◆ Problem description:
Copy word for word, and only, the lines below from the one with "For the system" through the last.

= Beginning of Section =

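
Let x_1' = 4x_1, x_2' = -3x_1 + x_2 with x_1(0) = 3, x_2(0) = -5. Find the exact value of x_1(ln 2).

A = [[4,0],[-3,1]]; eigenvalues λ = 4, 1.
Eigenvectors: (1,-1) for λ=4, (0,-1) for λ=1.
From the initial condition, c_1 = 3, c_2 = 2.
x_1(ln 2) = (3)(2^4)(1) + (2)(2^1)(0) = 48.

48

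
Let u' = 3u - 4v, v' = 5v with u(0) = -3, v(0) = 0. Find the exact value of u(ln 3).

A = [[3,-4],[0,5]]; eigenvalues λ = 5, 3.
Eigenvectors: (-2,1) for λ=5, (1,0) for λ=3.
From the initial condition, c_1 = 0, c_2 = -3.
u(ln 3) = (0)(3^5)(-2) + (-3)(3^3)(1) = -81.

-81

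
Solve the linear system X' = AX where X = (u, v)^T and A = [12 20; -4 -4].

Coefficient matrix A = [[12, 20], [-4, -4]].
Characteristic polynomial det(A - λI) = λ^2 - 8λ + 32 = 0.
Eigenvalues λ = 4 ± 4i (complex conjugate pair).
For λ=4+4i: an eigenvector is (-2,1) - i(1,0) = (-2 - i, 1).
A real fundamental pair from Re and Im of e^((4+4i)t)v: X_1 = e^(4t)(cos(4t)·(-2,1) + sin(4t)·(1,0)), X_2 = e^(4t)(sin(4t)·(-2,1) - cos(4t)·(1,0)).
General solution: K_1X_1 + K_2X_2.

u(t) = K_1e^(4t)sin(4t) - 2K_1e^(4t)cos(4t) - 2K_2e^(4t)sin(4t) - K_2e^(4t)cos(4t), v(t) = K_1e^(4t)cos(4t) + K_2e^(4t)sin(4t)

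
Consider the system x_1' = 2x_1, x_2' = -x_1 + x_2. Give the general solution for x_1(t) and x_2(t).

x_1(t) = K_2e^(2t), x_2(t) = -K_1e^(t) - K_2e^(2t)

Coefficient matrix A = [[2, 0], [-1, 1]].
Characteristic polynomial det(A - λI) = λ^2 - 3λ + 2 = 0.
Eigenvalues λ = 1, 2.
For λ=1: (A-λI) row 1 is [1, 0], so an eigenvector is (0, -1).
For λ=2: (A-λI) row 2 is [-1, -1], so an eigenvector is (1, -1).
General solution: K_1e^(t)(0,-1) + K_2e^(2t)(1,-1).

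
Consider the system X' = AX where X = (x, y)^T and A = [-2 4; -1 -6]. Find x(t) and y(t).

Coefficient matrix A = [[-2, 4], [-1, -6]].
Characteristic polynomial det(A - λI) = λ^2 + 8λ + 16 = 0.
Single eigenvalue λ = -4 with algebraic multiplicity 2.
Eigenvector v = (-2,1); generalized eigenvector w with (A-λI)w=v is (3,-2).
General solution: e^(-4t)[C_1·v + C_2·(t·v + w)].

x(t) = -2C_1e^(-4t) - 2C_2te^(-4t) + 3C_2e^(-4t), y(t) = C_1e^(-4t) + C_2te^(-4t) - 2C_2e^(-4t)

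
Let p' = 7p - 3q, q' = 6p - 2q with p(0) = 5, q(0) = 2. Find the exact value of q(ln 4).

2024

A = [[7,-3],[6,-2]]; eigenvalues λ = 1, 4.
Eigenvectors: (-1,-2) for λ=1, (1,1) for λ=4.
From the initial condition, c_1 = 3, c_2 = 8.
q(ln 4) = (3)(4^1)(-2) + (8)(4^4)(1) = 2024.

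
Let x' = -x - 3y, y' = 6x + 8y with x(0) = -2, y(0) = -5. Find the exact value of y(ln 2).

-412

A = [[-1,-3],[6,8]]; eigenvalues λ = 5, 2.
Eigenvectors: (-1,2) for λ=5, (-1,1) for λ=2.
From the initial condition, c_1 = -7, c_2 = 9.
y(ln 2) = (-7)(2^5)(2) + (9)(2^2)(1) = -412.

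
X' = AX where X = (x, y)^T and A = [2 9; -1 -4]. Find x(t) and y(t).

x(t) = 3C_1e^(-t) + 3C_2te^(-t) - 2C_2e^(-t), y(t) = -C_1e^(-t) - C_2te^(-t) + C_2e^(-t)

Coefficient matrix A = [[2, 9], [-1, -4]].
Characteristic polynomial det(A - λI) = λ^2 + 2λ + 1 = 0.
Single eigenvalue λ = -1 with algebraic multiplicity 2.
Eigenvector v = (3,-1); generalized eigenvector w with (A-λI)w=v is (-2,1).
General solution: e^(-t)[C_1·v + C_2·(t·v + w)].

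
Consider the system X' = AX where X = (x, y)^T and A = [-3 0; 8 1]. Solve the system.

Coefficient matrix A = [[-3, 0], [8, 1]].
Characteristic polynomial det(A - λI) = λ^2 + 2λ - 3 = 0.
Eigenvalues λ = -3, 1.
For λ=-3: (A-λI) row 2 is [8, 4], so an eigenvector is (1, -2).
For λ=1: (A-λI) row 1 is [-4, 0], so an eigenvector is (0, 1).
General solution: K_1e^(-3t)(1,-2) + K_2e^(t)(0,1).

x(t) = K_1e^(-3t), y(t) = -2K_1e^(-3t) + K_2e^(t)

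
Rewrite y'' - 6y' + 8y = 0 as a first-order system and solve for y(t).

y(t) = C_1e^(4t) + C_2e^(2t)

Let x_1 = y, x_2 = y'. Then x_1' = x_2 and x_2' = -8x_1 + 6x_2.
A = [[0,1],[-8,6]]; det(A-λI) = λ^2 - 6λ + 8.
Eigenvalues λ = 4, 2 with eigenvectors (1,4), (1,2).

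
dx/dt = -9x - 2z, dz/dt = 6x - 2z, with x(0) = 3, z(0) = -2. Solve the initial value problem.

x(t) = -5e^(-5t) + 8e^(-6t), z(t) = 10e^(-5t) - 12e^(-6t)

Coefficient matrix A = [[-9, -2], [6, -2]].
Characteristic polynomial det(A - λI) = λ^2 + 11λ + 30 = 0.
Eigenvalues λ = -6, -5.
For λ=-6: (A-λI) row 1 is [-3, -2], so an eigenvector is (2, -3).
For λ=-5: (A-λI) row 1 is [-4, -2], so an eigenvector is (1, -2).
General solution: c_1e^(-6t)(2,-3) + c_2e^(-5t)(1,-2).
Applying x(0)=3, z(0)=-2 gives c_1=4, c_2=-5.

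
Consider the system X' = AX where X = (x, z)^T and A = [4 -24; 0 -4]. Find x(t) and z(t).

x(t) = 3K_1e^(-4t) - K_2e^(4t), z(t) = K_1e^(-4t)

Coefficient matrix A = [[4, -24], [0, -4]].
Characteristic polynomial det(A - λI) = λ^2 - 16 = 0.
Eigenvalues λ = -4, 4.
For λ=-4: (A-λI) row 1 is [8, -24], so an eigenvector is (3, 1).
For λ=4: (A-λI) row 1 is [0, -24], so an eigenvector is (-1, 0).
General solution: K_1e^(-4t)(3,1) + K_2e^(4t)(-1,0).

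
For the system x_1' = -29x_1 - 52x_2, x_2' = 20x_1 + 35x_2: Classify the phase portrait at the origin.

unstable spiral

A = [[-29,-52],[20,35]]; det(A-λI) = λ^2 - 6λ + 25.
λ = 3 ± 4i: positive real part.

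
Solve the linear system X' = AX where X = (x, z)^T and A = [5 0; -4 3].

x(t) = -C_2e^(5t), z(t) = C_1e^(3t) + 2C_2e^(5t)

Coefficient matrix A = [[5, 0], [-4, 3]].
Characteristic polynomial det(A - λI) = λ^2 - 8λ + 15 = 0.
Eigenvalues λ = 3, 5.
For λ=3: (A-λI) row 1 is [2, 0], so an eigenvector is (0, 1).
For λ=5: (A-λI) row 2 is [-4, -2], so an eigenvector is (-1, 2).
General solution: C_1e^(3t)(0,1) + C_2e^(5t)(-1,2).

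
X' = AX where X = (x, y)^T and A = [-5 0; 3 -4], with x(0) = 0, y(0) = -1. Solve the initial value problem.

x(t) = 0, y(t) = -e^(-4t)

Coefficient matrix A = [[-5, 0], [3, -4]].
Characteristic polynomial det(A - λI) = λ^2 + 9λ + 20 = 0.
Eigenvalues λ = -5, -4.
For λ=-5: (A-λI) row 2 is [3, 1], so an eigenvector is (-1, 3).
For λ=-4: (A-λI) row 1 is [-1, 0], so an eigenvector is (0, 1).
General solution: K_1e^(-5t)(-1,3) + K_2e^(-4t)(0,1).
Applying x(0)=0, y(0)=-1 gives K_1=0, K_2=-1.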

= End of Section =

◆ Result of this exercise:
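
For the system x_1' = -29x_1 - 52x_2, x_2' = 20x_1 + 35x_2: Classify the phase portrait at the origin.

unstable spiral

A = [[-29,-52],[20,35]]; det(A-λI) = λ^2 - 6λ + 25.
λ = 3 ± 4i: positive real part.

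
Solve the linear system X' = AX where X = (x, z)^T and A = [5 0; -4 3].

x(t) = -C_2e^(5t), z(t) = C_1e^(3t) + 2C_2e^(5t)

Coefficient matrix A = [[5, 0], [-4, 3]].
Characteristic polynomial det(A - λI) = λ^2 - 8λ + 15 = 0.
Eigenvalues λ = 3, 5.
For λ=3: (A-λI) row 1 is [2, 0], so an eigenvector is (0, 1).
For λ=5: (A-λI) row 2 is [-4, -2], so an eigenvector is (-1, 2).
General solution: C_1e^(3t)(0,1) + C_2e^(5t)(-1,2).

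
X' = AX where X = (x, y)^T and A = [-5 0; 3 -4], with x(0) = 0, y(0) = -1. Solve the initial value problem.

x(t) = 0, y(t) = -e^(-4t)

Coefficient matrix A = [[-5, 0], [3, -4]].
Characteristic polynomial det(A - λI) = λ^2 + 9λ + 20 = 0.
Eigenvalues λ = -5, -4.
For λ=-5: (A-λI) row 2 is [3, 1], so an eigenvector is (-1, 3).
For λ=-4: (A-λI) row 1 is [-1, 0], so an eigenvector is (0, 1).
General solution: K_1e^(-5t)(-1,3) + K_2e^(-4t)(0,1).
Applying x(0)=0, y(0)=-1 gives K_1=0, K_2=-1.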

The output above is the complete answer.